** Instructions to follow **
Look below for the line holding "- Spot price: $478.00" and the line holding "- Time to expiry: 0.25 years". Transcribe exactly those lines and all lines between them, nothing more.

** Excerpted records **
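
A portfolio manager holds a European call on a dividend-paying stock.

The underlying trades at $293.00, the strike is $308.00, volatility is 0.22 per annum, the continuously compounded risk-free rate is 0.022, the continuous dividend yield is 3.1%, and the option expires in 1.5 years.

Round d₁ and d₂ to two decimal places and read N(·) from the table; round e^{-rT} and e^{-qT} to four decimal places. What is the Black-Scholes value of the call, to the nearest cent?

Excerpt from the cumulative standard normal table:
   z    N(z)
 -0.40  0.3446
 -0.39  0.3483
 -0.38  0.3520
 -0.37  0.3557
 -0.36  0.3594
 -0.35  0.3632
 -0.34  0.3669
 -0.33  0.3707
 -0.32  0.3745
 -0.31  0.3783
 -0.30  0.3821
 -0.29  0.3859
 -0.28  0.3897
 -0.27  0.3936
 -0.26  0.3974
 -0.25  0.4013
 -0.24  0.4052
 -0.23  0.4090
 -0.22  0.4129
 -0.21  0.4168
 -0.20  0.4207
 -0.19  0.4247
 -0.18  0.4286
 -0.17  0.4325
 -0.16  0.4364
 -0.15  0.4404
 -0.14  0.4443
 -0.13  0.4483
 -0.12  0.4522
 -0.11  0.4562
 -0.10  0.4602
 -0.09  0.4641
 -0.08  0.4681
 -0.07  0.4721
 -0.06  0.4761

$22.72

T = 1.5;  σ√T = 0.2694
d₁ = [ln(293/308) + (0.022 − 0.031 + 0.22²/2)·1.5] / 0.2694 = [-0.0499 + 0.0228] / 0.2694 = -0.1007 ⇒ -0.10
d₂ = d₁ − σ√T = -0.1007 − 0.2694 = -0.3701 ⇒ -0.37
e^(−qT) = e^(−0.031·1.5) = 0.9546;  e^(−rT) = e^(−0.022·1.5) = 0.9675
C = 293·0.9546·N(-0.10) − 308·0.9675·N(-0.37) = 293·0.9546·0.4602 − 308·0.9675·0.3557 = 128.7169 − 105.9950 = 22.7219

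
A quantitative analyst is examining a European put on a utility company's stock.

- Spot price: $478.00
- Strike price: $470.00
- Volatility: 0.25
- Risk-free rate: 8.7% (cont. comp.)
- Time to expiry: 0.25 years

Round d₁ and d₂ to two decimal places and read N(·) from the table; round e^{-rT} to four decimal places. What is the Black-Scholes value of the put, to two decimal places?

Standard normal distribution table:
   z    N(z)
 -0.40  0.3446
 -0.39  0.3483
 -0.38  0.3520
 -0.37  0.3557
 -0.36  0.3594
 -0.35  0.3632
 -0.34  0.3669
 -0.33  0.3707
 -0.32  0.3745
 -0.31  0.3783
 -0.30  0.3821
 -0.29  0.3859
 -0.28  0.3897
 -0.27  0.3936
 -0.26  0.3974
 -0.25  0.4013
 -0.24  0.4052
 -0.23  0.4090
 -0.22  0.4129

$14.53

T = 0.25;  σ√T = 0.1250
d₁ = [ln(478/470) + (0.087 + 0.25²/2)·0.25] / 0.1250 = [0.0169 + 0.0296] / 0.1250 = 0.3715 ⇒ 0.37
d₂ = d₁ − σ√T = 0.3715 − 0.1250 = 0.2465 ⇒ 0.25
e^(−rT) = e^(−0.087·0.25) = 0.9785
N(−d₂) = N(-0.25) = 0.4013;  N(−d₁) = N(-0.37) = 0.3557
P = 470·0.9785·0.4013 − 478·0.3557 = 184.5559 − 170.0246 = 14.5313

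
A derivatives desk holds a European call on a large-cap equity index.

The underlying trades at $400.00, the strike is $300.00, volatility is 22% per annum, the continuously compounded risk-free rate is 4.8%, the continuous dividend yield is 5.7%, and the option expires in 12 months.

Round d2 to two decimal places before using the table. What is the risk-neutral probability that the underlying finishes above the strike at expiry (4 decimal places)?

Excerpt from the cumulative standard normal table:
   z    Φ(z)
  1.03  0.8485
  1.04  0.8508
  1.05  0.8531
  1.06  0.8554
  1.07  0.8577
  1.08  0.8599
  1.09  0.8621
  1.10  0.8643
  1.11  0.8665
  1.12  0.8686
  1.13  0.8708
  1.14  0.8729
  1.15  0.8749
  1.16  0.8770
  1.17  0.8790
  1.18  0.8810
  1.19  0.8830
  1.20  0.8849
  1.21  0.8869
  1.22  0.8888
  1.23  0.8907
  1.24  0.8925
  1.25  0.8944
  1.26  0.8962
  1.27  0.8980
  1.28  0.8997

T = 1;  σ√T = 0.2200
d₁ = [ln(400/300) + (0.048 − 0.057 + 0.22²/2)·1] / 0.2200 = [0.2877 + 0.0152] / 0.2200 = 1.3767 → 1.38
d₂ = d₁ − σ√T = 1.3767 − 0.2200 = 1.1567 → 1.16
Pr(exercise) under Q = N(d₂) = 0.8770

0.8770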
...
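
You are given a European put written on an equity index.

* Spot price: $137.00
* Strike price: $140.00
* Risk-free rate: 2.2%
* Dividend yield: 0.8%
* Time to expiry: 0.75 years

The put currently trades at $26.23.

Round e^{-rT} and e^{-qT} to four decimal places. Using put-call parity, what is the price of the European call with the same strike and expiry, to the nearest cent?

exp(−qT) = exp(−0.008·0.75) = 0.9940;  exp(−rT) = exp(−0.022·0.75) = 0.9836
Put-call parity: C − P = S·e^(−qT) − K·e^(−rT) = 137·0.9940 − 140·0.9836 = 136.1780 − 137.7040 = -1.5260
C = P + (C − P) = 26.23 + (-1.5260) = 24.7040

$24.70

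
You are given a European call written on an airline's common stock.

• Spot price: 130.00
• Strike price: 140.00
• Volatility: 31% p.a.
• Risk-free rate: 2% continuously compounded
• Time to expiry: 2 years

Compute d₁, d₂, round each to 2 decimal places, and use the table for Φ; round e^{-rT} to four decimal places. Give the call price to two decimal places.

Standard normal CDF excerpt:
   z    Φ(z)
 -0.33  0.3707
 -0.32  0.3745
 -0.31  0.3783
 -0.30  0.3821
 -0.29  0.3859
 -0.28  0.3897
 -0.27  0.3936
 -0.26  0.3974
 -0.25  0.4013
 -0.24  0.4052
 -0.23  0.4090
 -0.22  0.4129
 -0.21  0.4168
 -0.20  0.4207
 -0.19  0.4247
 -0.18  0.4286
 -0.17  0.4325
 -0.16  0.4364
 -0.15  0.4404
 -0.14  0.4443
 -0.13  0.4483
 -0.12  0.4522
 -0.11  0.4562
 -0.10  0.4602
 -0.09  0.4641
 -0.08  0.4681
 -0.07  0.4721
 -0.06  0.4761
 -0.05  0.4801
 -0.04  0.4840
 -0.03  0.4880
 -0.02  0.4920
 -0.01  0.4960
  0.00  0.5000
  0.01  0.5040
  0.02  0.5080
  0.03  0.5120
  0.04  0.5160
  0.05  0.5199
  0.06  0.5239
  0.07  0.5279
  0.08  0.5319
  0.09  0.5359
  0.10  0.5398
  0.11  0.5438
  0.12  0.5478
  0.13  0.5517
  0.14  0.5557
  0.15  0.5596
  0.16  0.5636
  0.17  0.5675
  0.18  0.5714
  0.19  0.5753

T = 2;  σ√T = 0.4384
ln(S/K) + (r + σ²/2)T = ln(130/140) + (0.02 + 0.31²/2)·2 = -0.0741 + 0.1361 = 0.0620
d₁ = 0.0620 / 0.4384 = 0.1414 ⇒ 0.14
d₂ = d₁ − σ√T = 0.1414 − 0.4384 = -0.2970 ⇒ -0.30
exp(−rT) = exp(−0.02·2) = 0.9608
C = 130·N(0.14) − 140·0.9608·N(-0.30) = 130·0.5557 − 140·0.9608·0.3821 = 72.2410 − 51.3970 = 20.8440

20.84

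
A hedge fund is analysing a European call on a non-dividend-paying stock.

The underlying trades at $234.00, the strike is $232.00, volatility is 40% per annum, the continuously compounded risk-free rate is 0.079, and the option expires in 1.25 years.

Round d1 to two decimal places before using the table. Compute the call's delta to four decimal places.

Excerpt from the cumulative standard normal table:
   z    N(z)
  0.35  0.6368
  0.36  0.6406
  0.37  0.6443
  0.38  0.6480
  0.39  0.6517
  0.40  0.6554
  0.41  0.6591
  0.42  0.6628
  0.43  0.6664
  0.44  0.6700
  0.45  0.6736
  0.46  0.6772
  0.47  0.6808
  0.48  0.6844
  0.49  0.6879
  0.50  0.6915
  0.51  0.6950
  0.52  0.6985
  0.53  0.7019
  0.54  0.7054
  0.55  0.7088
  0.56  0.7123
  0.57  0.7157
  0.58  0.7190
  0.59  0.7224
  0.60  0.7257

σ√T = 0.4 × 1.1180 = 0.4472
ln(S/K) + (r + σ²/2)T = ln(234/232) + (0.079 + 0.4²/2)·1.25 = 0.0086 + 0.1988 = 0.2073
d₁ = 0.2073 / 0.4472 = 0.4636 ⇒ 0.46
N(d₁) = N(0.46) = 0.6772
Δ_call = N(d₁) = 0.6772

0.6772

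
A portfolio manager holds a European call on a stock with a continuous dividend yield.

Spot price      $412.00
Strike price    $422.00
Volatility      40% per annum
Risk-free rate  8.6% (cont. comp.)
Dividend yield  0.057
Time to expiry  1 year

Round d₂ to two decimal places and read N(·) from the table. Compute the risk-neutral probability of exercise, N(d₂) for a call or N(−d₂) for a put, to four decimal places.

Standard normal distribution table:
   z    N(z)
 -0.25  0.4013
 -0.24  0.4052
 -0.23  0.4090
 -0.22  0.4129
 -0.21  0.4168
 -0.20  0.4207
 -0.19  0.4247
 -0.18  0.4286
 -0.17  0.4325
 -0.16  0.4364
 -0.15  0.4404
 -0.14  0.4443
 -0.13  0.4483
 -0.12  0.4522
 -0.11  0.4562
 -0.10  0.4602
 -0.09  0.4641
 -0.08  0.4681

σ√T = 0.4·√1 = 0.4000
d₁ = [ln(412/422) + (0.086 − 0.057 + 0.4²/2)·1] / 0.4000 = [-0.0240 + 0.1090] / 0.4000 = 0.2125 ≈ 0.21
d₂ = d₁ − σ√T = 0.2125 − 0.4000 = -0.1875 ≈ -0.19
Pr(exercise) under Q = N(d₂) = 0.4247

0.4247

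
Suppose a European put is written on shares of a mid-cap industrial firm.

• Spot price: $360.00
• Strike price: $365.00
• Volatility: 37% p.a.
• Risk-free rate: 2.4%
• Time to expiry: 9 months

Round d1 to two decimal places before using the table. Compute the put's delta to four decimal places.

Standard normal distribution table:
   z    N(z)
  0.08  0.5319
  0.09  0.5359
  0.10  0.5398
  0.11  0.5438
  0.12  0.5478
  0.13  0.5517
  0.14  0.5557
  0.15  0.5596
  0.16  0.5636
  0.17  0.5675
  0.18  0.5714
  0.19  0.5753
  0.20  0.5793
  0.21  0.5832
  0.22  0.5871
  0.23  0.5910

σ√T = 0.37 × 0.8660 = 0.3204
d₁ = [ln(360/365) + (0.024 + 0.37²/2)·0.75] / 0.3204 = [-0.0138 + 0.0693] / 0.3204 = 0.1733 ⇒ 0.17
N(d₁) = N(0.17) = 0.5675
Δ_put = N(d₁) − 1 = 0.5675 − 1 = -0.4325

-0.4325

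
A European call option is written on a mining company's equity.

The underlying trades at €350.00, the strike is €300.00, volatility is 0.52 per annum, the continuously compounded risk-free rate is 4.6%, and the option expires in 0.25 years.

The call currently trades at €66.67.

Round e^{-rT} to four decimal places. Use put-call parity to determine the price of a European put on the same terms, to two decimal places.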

** Reply to the exercise **
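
- Spot price: $478.00
- Strike price: $470.00
- Volatility: 0.25
- Risk-free rate: 8.7% (cont. comp.)
- Time to expiry: 0.25 years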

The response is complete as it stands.